* [Task item] The required output is every line from the beginning of the entries below through the line that includes "Fixed operating costs ..... $2,262,000", copied exactly.

___ Task material ___

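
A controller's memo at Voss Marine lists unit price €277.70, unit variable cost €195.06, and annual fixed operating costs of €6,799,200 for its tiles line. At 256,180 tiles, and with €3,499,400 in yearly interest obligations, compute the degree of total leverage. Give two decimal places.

1.95

Contribution at this volume is 256,180 × €82.64 = €21,170,715.20.
Subtracting fixed costs: EBIT = €21,170,715.20 − €6,799,200 = €14,371,515.20. Interest = €3,499,400.00, so EBIT − I = €10,872,115.20.
DCL = contribution ÷ (EBIT − I) = €21,170,715.20 ÷ €10,872,115.20 = 1.9472.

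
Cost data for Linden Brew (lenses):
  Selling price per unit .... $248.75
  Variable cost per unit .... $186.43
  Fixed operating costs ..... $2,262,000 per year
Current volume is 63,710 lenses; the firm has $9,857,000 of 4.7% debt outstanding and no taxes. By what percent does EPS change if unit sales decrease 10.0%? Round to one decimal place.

-31.9%

Contribution at this volume is 63,710 × $62.32 = $3,970,407.20.
Operating income = contribution − fixed costs = $3,970,407.20 − $2,262,000 = $1,708,407.20.
Interest = $463,279.00, so EBIT − I = $1,245,128.20.
DCL = total CM / (EBIT − I) = $3,970,407.20 / $1,245,128.20 = 3.1888.
%ΔEPS = DCL × %ΔSales = 3.1888 × -10.0% = -31.9%.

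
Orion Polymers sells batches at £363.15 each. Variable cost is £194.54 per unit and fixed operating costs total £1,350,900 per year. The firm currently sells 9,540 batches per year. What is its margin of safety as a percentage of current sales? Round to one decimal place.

16.0%

Each unit contributes £363.15 − £194.54 = £168.61. Break-even units = £1,350,900 ÷ £168.61 = 8,011.98; break-even revenue = 8,011.98 × £363.15 = £2,909,550.65.
Actual sales revenue = 9,540 × £363.15 = £3,464,451.00.
Margin of safety = (£3,464,451.00 − £2,909,550.65) ÷ £3,464,451.00 = 16.0%.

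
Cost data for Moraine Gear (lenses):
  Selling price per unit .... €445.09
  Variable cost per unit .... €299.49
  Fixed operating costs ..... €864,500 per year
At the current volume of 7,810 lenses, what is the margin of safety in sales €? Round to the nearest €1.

Contribution margin per unit = €445.09 − €299.49 = €145.60. Break-even units = €864,500 ÷ €145.60 = 5,937.50; break-even revenue = 5,937.50 × €445.09 = €2,642,721.88.
Actual sales revenue = 7,810 × €445.09 = €3,476,152.90.
Margin of safety = €3,476,152.90 − €2,642,721.88 = €833,431.

€833,431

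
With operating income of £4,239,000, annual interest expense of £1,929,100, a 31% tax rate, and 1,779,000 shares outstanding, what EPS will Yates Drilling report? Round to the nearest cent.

£0.90

Interest = £1,929,100.00, so EBT = £4,239,000 − £1,929,100.00 = £2,309,900.00.
After tax at 31%: net income = £2,309,900.00 × 0.69 = £1,593,831.00.
Per share: £1,593,831.00 / 1,779,000 shares = £0.90.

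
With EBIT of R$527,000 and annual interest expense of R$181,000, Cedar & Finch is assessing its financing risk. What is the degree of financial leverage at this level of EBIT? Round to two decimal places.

1.52

Annual interest charges come to R$181,000.00.
Degree of financial leverage = EBIT / (EBIT − interest) = R$527,000 / R$346,000.00 = 1.5231.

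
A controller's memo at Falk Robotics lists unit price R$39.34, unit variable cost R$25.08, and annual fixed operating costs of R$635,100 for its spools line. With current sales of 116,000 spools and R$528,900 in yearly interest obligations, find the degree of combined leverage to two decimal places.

At 116,000 units, contribution = 116,000 × R$14.26 = R$1,654,160.00.
Operating income = contribution − fixed costs = R$1,654,160.00 − R$635,100 = R$1,019,060.00. Interest = R$528,900.00.
DOL = R$1,654,160.00 ÷ R$1,019,060.00 = 1.6232; DFL = R$1,019,060.00 ÷ R$490,160.00 = 2.0790.
Combined leverage = 1.6232 × 2.0790 = 3.3746.

3.37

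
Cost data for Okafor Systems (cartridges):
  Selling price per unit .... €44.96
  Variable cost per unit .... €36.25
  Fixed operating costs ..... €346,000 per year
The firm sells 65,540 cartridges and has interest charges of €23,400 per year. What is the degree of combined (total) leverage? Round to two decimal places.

2.83

Total contribution margin = 65,540 × €8.71 = €570,853.40.
Subtracting fixed costs: EBIT = €570,853.40 − €346,000 = €224,853.40. Interest = €23,400.00.
DOL = €570,853.40 ÷ €224,853.40 = 2.5388; DFL = €224,853.40 ÷ €201,453.40 = 1.1162.
DCL = DOL × DFL = 2.5388 × 1.1162 = 2.8338.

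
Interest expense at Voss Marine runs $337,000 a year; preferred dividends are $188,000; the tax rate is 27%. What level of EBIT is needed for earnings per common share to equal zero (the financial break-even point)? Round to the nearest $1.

$594,534

Grossing the preferred dividend up to pre-tax terms: $188,000 / (1 − 0.27) = $257,534.25.
Financial break-even EBIT = interest + D_p ÷ (1 − t) = $337,000 + $257,534.25 = $594,534.25.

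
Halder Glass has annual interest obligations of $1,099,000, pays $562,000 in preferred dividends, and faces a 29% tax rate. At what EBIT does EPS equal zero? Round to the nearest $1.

Grossing the preferred dividend up to pre-tax terms: $562,000 / (1 − 0.29) = $791,549.30.
EPS = 0 when EBIT covers interest plus the pre-tax preferred burden: $1,099,000 + $791,549.30 = $1,890,549.30.

$1,890,549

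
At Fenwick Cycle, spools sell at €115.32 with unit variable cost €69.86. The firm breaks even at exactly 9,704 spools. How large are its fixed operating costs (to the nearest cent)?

Contribution margin per unit = €115.32 − €69.86 = €45.46.
Since BE = FC / CM, FC = 9,704 × €45.46 = €441,143.84.

€441,143.84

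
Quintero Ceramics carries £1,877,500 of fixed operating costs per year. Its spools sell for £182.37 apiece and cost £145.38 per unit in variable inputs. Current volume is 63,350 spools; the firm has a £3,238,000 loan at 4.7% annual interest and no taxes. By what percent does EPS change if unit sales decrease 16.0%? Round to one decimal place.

Total contribution margin = 63,350 × £36.99 = £2,343,316.50.
Subtracting fixed costs: EBIT = £2,343,316.50 − £1,877,500 = £465,816.50.
After interest of £152,186.00, pre-tax earnings = £313,630.50.
DCL = total CM / (EBIT − I) = £2,343,316.50 / £313,630.50 = 7.4716.
EPS therefore changes by 7.4716 × (-16.0%) = -119.5%.

-119.5%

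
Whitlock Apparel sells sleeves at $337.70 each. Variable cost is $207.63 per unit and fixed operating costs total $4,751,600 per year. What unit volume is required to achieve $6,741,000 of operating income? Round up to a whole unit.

88,358 sleeves

Contribution margin per unit = $337.70 − $207.63 = $130.07.
Units = (FC + target) / CM = ($4,751,600 + $6,741,000) / $130.07 = 88,357.04, so 88,358 sleeves.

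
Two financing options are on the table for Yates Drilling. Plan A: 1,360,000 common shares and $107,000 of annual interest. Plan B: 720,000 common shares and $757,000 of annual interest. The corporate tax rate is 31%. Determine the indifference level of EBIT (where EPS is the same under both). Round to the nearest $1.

$1,488,250

Set EPS_A = EPS_B: (EBIT − $107,000)(1 − 0.31) ÷ 1,360,000 = (EBIT − $757,000)(1 − 0.31) ÷ 720,000.
Cancelling (1 − t) and cross-multiplying: 720,000·(EBIT − 107,000) = 1,360,000·(EBIT − 757,000).
Solving, EBIT = (757,000·1,360,000 − 107,000·720,000) / (1,360,000 − 720,000) = 952,480,000,000 / 640,000 = 1,488,250.00.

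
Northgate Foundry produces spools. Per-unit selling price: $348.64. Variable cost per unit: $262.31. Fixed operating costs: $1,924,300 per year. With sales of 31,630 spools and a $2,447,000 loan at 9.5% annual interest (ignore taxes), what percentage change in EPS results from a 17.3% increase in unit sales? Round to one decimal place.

+82.3%

At 31,630 units, contribution = 31,630 × $86.33 = $2,730,617.90.
Operating income = contribution − fixed costs = $2,730,617.90 − $1,924,300 = $806,317.90.
Interest = $232,465.00, so EBIT − I = $573,852.90.
DCL = total CM / (EBIT − I) = $2,730,617.90 / $573,852.90 = 4.7584.
%ΔEPS = DCL × %ΔSales = 4.7584 × +17.3% = +82.3%.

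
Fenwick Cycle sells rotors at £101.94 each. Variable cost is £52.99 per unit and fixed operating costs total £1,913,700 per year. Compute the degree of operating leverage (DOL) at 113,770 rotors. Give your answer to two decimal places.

At 113,770 units, contribution = 113,770 × £48.95 = £5,569,041.50.
EBIT = £5,569,041.50 − £1,913,700 = £3,655,341.50.
So DOL = total CM / EBIT = £5,569,041.50 / £3,655,341.50 = 1.5235.

1.52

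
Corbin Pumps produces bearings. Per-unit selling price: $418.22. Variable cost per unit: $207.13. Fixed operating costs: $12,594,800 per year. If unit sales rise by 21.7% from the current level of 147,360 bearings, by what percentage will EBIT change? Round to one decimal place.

+36.5%

At 147,360 units, contribution = 147,360 × $211.09 = $31,106,222.40.
Subtracting fixed costs: EBIT = $31,106,222.40 − $12,594,800 = $18,511,422.40.
DOL = contribution ÷ EBIT = $31,106,222.40 ÷ $18,511,422.40 = 1.6804.
Operating income changes by 1.6804 × +21.7% = +36.5%.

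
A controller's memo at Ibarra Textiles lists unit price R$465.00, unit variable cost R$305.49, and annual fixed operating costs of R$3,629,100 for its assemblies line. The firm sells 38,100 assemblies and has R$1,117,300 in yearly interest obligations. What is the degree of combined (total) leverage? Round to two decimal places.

Contribution at this volume is 38,100 × R$159.51 = R$6,077,331.00.
Subtracting fixed costs: EBIT = R$6,077,331.00 − R$3,629,100 = R$2,448,231.00. Interest = R$1,117,300.00, so EBIT − I = R$1,330,931.00.
DCL = contribution ÷ (EBIT − I) = R$6,077,331.00 ÷ R$1,330,931.00 = 4.5662.

4.57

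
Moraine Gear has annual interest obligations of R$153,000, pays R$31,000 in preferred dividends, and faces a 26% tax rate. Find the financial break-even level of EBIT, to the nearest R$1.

Preferred dividends are paid after tax, so their pre-tax equivalent is R$31,000 ÷ (1 − 0.26) = R$41,891.89.
EPS = 0 when EBIT covers interest plus the pre-tax preferred burden: R$153,000 + R$41,891.89 = R$194,891.89.

R$194,892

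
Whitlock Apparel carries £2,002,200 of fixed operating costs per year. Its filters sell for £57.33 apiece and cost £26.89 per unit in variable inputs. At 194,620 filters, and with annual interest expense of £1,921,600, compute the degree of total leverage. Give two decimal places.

Total contribution margin = 194,620 × £30.44 = £5,924,232.80.
Subtracting fixed costs: EBIT = £5,924,232.80 − £2,002,200 = £3,922,032.80. Interest = £1,921,600.00.
DOL = £5,924,232.80 ÷ £3,922,032.80 = 1.5105; DFL = £3,922,032.80 ÷ £2,000,432.80 = 1.9606.
DCL = DOL × DFL = 1.5105 × 1.9606 = 2.9615.

2.96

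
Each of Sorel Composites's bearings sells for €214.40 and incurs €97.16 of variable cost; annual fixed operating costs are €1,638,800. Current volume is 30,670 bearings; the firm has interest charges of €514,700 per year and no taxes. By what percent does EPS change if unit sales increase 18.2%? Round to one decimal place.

Contribution at this volume is 30,670 × €117.24 = €3,595,750.80.
Operating income = contribution − fixed costs = €3,595,750.80 − €1,638,800 = €1,956,950.80.
Interest = €514,700.00, so EBIT − I = €1,442,250.80.
DCL = total CM / (EBIT − I) = €3,595,750.80 / €1,442,250.80 = 2.4932.
EPS therefore changes by 2.4932 × (+18.2%) = +45.4%.

+45.4%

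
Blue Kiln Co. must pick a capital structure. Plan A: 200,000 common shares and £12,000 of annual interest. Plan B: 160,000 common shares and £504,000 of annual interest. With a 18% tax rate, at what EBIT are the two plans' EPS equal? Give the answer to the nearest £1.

At indifference, (EBIT − 12,000)(1 − t)/200,000 = (EBIT − 504,000)(1 − t)/160,000.
Cancelling (1 − t) and cross-multiplying: 160,000·(EBIT − 12,000) = 200,000·(EBIT − 504,000).
EBIT × (200,000 − 160,000) = 504,000 × 200,000 − 12,000 × 160,000 = 98,880,000,000, so EBIT = 98,880,000,000 ÷ 40,000 = 2,472,000.00.

£2,472,000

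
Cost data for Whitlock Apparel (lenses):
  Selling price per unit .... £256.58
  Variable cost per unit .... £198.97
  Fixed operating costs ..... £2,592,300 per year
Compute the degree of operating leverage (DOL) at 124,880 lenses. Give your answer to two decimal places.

At 124,880 units, contribution = 124,880 × £57.61 = £7,194,336.80.
EBIT = £7,194,336.80 − £2,592,300 = £4,602,036.80.
DOL = contribution ÷ EBIT = £7,194,336.80 ÷ £4,602,036.80 = 1.5633.

1.56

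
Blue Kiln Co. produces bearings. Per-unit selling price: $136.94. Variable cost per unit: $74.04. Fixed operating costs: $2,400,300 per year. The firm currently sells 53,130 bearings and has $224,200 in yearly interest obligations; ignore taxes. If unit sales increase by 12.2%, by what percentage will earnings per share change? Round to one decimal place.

+56.8%

Total contribution margin = 53,130 × $62.90 = $3,341,877.00.
EBIT = $3,341,877.00 − $2,400,300 = $941,577.00.
After interest of $224,200.00, pre-tax earnings = $717,377.00.
Degree of combined leverage = contribution ÷ (EBIT − I) = $3,341,877.00 ÷ $717,377.00 = 4.6585.
EPS therefore changes by 4.6585 × (+12.2%) = +56.8%.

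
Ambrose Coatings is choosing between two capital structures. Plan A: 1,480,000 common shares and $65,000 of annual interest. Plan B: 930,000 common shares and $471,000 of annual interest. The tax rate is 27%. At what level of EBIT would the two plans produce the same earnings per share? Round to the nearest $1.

Set EPS_A = EPS_B: (EBIT − $65,000)(1 − 0.27) ÷ 1,480,000 = (EBIT − $471,000)(1 − 0.27) ÷ 930,000.
The (1 − t) factor cancels: (EBIT − 65,000) × 930,000 = (EBIT − 471,000) × 1,480,000.
EBIT × (1,480,000 − 930,000) = 471,000 × 1,480,000 − 65,000 × 930,000 = 636,630,000,000, so EBIT = 636,630,000,000 ÷ 550,000 = 1,157,509.09.

$1,157,509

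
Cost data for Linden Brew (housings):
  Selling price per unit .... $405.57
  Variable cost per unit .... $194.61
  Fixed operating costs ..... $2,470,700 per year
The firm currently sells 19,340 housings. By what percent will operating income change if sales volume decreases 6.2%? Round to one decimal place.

At 19,340 units, contribution = 19,340 × $210.96 = $4,079,966.40.
Subtracting fixed costs: EBIT = $4,079,966.40 − $2,470,700 = $1,609,266.40.
DOL = contribution ÷ EBIT = $4,079,966.40 ÷ $1,609,266.40 = 2.5353.
%ΔEBIT = DOL × %ΔSales = 2.5353 × -6.2% = -15.7%.

-15.7%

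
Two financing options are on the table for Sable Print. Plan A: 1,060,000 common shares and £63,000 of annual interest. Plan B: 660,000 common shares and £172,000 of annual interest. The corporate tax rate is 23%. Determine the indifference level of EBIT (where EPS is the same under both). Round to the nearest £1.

£351,850

At indifference, (EBIT − 63,000)(1 − t)/1,060,000 = (EBIT − 172,000)(1 − t)/660,000.
Cancelling (1 − t) and cross-multiplying: 660,000·(EBIT − 63,000) = 1,060,000·(EBIT − 172,000).
EBIT × (1,060,000 − 660,000) = 172,000 × 1,060,000 − 63,000 × 660,000 = 140,740,000,000, so EBIT = 140,740,000,000 ÷ 400,000 = 351,850.00.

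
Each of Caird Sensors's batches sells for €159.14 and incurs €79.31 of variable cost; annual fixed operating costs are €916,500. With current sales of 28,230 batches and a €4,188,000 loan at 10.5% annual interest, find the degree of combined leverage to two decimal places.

Contribution at this volume is 28,230 × €79.83 = €2,253,600.90.
Subtracting fixed costs: EBIT = €2,253,600.90 − €916,500 = €1,337,100.90. Interest = €439,740.00.
DOL = €2,253,600.90 ÷ €1,337,100.90 = 1.6854; DFL = €1,337,100.90 ÷ €897,360.90 = 1.4900.
DCL = DOL × DFL = 1.6854 × 1.4900 = 2.5112.

2.51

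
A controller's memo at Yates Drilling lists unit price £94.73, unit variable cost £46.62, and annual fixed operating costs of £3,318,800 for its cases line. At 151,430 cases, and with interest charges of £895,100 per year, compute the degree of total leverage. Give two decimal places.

2.37

At 151,430 units, contribution = 151,430 × £48.11 = £7,285,297.30.
Subtracting fixed costs: EBIT = £7,285,297.30 − £3,318,800 = £3,966,497.30. Interest = £895,100.00.
DOL = £7,285,297.30 ÷ £3,966,497.30 = 1.8367; DFL = £3,966,497.30 ÷ £3,071,397.30 = 1.2914.
DCL = DOL × DFL = 1.8367 × 1.2914 = 2.3719.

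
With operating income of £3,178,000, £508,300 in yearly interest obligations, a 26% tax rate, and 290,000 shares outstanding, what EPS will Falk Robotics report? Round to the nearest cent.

£6.81

Pre-tax income = £3,178,000 − £508,300.00 = £2,669,700.00.
After tax at 26%: net income = £2,669,700.00 × 0.74 = £1,975,578.00.
EPS = £1,975,578.00 ÷ 290,000 = £6.81.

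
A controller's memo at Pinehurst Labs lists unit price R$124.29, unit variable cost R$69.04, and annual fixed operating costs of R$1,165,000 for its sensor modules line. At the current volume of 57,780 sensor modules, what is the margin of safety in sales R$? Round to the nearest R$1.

R$4,560,701

Each unit contributes R$124.29 − R$69.04 = R$55.25. Break-even units = R$1,165,000 ÷ R$55.25 = 21,085.97; break-even revenue = 21,085.97 × R$124.29 = R$2,620,775.57.
Current sales = 57,780 × R$124.29 = R$7,181,476.20.
Margin of safety = R$7,181,476.20 − R$2,620,775.57 = R$4,560,701.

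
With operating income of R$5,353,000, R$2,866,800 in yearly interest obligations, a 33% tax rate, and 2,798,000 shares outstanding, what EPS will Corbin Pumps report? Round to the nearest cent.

Pre-tax income = R$5,353,000 − R$2,866,800.00 = R$2,486,200.00.
After tax at 33%: net income = R$2,486,200.00 × 0.67 = R$1,665,754.00.
EPS = R$1,665,754.00 ÷ 2,798,000 = R$0.60.

R$0.60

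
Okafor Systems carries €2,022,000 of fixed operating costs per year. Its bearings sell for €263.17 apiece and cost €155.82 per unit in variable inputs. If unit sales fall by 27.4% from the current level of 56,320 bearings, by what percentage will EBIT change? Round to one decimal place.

-41.2%

Contribution at this volume is 56,320 × €107.35 = €6,045,952.00.
EBIT = €6,045,952.00 − €2,022,000 = €4,023,952.00.
DOL = contribution ÷ EBIT = €6,045,952.00 ÷ €4,023,952.00 = 1.5025.
So EBIT moves 1.5025 × (-27.4%) = -41.2%.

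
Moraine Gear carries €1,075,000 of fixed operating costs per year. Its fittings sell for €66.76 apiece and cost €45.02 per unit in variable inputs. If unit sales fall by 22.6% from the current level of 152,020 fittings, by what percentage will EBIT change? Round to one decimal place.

Total contribution margin = 152,020 × €21.74 = €3,304,914.80.
EBIT = €3,304,914.80 − €1,075,000 = €2,229,914.80.
So DOL = total CM / EBIT = €3,304,914.80 / €2,229,914.80 = 1.4821.
%ΔEBIT = DOL × %ΔSales = 1.4821 × -22.6% = -33.5%.

-33.5%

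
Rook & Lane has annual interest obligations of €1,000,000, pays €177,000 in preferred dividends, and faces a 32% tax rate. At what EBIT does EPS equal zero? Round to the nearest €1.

€1,260,294

Grossing the preferred dividend up to pre-tax terms: €177,000 / (1 − 0.32) = €260,294.12.
Financial break-even EBIT = interest + D_p ÷ (1 − t) = €1,000,000 + €260,294.12 = €1,260,294.12.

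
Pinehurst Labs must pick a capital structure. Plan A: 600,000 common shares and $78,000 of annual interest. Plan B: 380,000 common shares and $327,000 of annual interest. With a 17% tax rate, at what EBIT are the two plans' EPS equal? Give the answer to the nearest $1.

$757,091

Set EPS_A = EPS_B: (EBIT − $78,000)(1 − 0.17) ÷ 600,000 = (EBIT − $327,000)(1 − 0.17) ÷ 380,000.
The (1 − t) factor cancels: (EBIT − 78,000) × 380,000 = (EBIT − 327,000) × 600,000.
Solving, EBIT = (327,000·600,000 − 78,000·380,000) / (600,000 − 380,000) = 166,560,000,000 / 220,000 = 757,090.91.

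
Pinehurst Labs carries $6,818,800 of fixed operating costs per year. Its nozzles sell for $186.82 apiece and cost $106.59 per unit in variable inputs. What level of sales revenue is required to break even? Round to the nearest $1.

$15,877,954

CM per unit = $186.82 − $106.59 = $80.23; CM ratio = $80.23 / $186.82 = 0.4295.
Break-even sales = FC ÷ CM ratio = $6,818,800 × $186.82 / $80.23 = $15,877,954.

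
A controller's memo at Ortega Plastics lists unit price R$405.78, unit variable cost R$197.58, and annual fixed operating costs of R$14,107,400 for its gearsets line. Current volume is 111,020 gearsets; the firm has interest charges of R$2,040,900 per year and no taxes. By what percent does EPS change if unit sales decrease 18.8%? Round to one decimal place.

-62.4%

At 111,020 units, contribution = 111,020 × R$208.20 = R$23,114,364.00.
Subtracting fixed costs: EBIT = R$23,114,364.00 − R$14,107,400 = R$9,006,964.00.
Interest = R$2,040,900.00, so EBIT − I = R$6,966,064.00.
Degree of combined leverage = contribution ÷ (EBIT − I) = R$23,114,364.00 ÷ R$6,966,064.00 = 3.3181.
EPS therefore changes by 3.3181 × (-18.8%) = -62.4%.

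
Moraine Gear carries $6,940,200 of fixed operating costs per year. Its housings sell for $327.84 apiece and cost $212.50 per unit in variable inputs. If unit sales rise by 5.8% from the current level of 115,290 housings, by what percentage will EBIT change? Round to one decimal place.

Total contribution margin = 115,290 × $115.34 = $13,297,548.60.
Subtracting fixed costs: EBIT = $13,297,548.60 − $6,940,200 = $6,357,348.60.
DOL = contribution ÷ EBIT = $13,297,548.60 ÷ $6,357,348.60 = 2.0917.
%ΔEBIT = DOL × %ΔSales = 2.0917 × +5.8% = +12.1%.

+12.1%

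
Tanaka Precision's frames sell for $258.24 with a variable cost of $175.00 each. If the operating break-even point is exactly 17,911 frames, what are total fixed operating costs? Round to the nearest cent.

$1,490,911.64

Each unit contributes $258.24 − $175.00 = $83.24.
Since BE = FC / CM, FC = 17,911 × $83.24 = $1,490,911.64.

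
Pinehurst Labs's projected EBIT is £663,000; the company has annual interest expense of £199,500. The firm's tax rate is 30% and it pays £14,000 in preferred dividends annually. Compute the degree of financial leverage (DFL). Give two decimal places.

Annual interest charges come to £199,500.00.
Pre-tax preferred-dividend burden = £14,000 ÷ (1 − 0.30) = £20,000.00.
DFL = EBIT ÷ [EBIT − I − D_p/(1−t)] = £663,000 ÷ [£663,000 − £199,500.00 − £20,000.00] = £663,000 ÷ £443,500.00 = 1.4949.

1.49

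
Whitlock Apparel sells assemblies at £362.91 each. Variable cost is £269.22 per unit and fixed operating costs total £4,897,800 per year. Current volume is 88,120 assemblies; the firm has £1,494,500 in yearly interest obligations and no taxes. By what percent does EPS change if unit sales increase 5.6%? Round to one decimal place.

Total contribution margin = 88,120 × £93.69 = £8,255,962.80.
EBIT = £8,255,962.80 − £4,897,800 = £3,358,162.80.
After interest of £1,494,500.00, pre-tax earnings = £1,863,662.80.
DCL = total CM / (EBIT − I) = £8,255,962.80 / £1,863,662.80 = 4.4300.
EPS therefore changes by 4.4300 × (+5.6%) = +24.8%.

+24.8%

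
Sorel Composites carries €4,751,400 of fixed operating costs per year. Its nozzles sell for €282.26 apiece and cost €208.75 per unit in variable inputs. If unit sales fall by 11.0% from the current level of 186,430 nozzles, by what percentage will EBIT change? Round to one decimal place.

-16.8%

Contribution at this volume is 186,430 × €73.51 = €13,704,469.30.
EBIT = €13,704,469.30 − €4,751,400 = €8,953,069.30.
DOL = contribution ÷ EBIT = €13,704,469.30 ÷ €8,953,069.30 = 1.5307.
%ΔEBIT = DOL × %ΔSales = 1.5307 × -11.0% = -16.8%.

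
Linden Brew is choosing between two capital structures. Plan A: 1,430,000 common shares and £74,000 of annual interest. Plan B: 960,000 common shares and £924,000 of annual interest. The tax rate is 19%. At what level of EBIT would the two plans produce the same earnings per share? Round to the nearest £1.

£2,660,170

At indifference, (EBIT − 74,000)(1 − t)/1,430,000 = (EBIT − 924,000)(1 − t)/960,000.
Cancelling (1 − t) and cross-multiplying: 960,000·(EBIT − 74,000) = 1,430,000·(EBIT − 924,000).
Solving, EBIT = (924,000·1,430,000 − 74,000·960,000) / (1,430,000 − 960,000) = 1,250,280,000,000 / 470,000 = 2,660,170.21.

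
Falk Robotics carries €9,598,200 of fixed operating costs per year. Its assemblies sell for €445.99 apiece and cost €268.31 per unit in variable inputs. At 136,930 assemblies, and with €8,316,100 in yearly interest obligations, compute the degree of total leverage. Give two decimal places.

At 136,930 units, contribution = 136,930 × €177.68 = €24,329,722.40.
Operating income = contribution − fixed costs = €24,329,722.40 − €9,598,200 = €14,731,522.40. Interest = €8,316,100.00, so EBIT − I = €6,415,422.40.
Degree of total leverage = total CM / (EBIT − interest) = €24,329,722.40 / €6,415,422.40 = 3.7924.

3.79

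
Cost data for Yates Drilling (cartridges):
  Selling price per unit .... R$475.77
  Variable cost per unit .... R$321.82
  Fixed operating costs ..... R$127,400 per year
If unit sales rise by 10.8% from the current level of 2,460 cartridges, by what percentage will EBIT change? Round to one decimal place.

+16.3%

Total contribution margin = 2,460 × R$153.95 = R$378,717.00.
Subtracting fixed costs: EBIT = R$378,717.00 − R$127,400 = R$251,317.00.
So DOL = total CM / EBIT = R$378,717.00 / R$251,317.00 = 1.5069.
%ΔEBIT = DOL × %ΔSales = 1.5069 × +10.8% = +16.3%.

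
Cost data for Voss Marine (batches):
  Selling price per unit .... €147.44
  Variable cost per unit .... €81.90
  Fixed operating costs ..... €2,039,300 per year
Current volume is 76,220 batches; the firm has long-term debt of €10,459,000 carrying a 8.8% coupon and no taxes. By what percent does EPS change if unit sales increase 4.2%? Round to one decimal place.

Total contribution margin = 76,220 × €65.54 = €4,995,458.80.
EBIT = €4,995,458.80 − €2,039,300 = €2,956,158.80.
Interest = €920,392.00, so EBIT − I = €2,035,766.80.
Degree of combined leverage = contribution ÷ (EBIT − I) = €4,995,458.80 ÷ €2,035,766.80 = 2.4538.
EPS therefore changes by 2.4538 × (+4.2%) = +10.3%.

+10.3%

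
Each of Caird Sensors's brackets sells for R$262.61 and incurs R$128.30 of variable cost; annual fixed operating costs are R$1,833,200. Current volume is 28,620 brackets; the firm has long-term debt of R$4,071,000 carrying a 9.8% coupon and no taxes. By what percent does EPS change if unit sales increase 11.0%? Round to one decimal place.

+26.2%

At 28,620 units, contribution = 28,620 × R$134.31 = R$3,843,952.20.
Subtracting fixed costs: EBIT = R$3,843,952.20 − R$1,833,200 = R$2,010,752.20.
After interest of R$398,958.00, pre-tax earnings = R$1,611,794.20.
DCL = total CM / (EBIT − I) = R$3,843,952.20 / R$1,611,794.20 = 2.3849.
EPS therefore changes by 2.3849 × (+11.0%) = +26.2%.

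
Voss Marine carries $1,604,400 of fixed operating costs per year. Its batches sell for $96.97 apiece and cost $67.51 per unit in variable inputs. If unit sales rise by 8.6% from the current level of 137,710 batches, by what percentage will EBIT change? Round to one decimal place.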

___

* [Task response]
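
A controller's memo at Voss Marine lists unit price €277.70, unit variable cost €195.06, and annual fixed operating costs of €6,799,200 for its tiles line. At 256,180 tiles, and with €3,499,400 in yearly interest obligations, compute the degree of total leverage. Give two decimal places.

1.95

Contribution at this volume is 256,180 × €82.64 = €21,170,715.20.
Subtracting fixed costs: EBIT = €21,170,715.20 − €6,799,200 = €14,371,515.20. Interest = €3,499,400.00, so EBIT − I = €10,872,115.20.
DCL = contribution ÷ (EBIT − I) = €21,170,715.20 ÷ €10,872,115.20 = 1.9472.

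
Cost data for Linden Brew (lenses):
  Selling price per unit .... $248.75
  Variable cost per unit .... $186.43
  Fixed operating costs ..... $2,262,000 per year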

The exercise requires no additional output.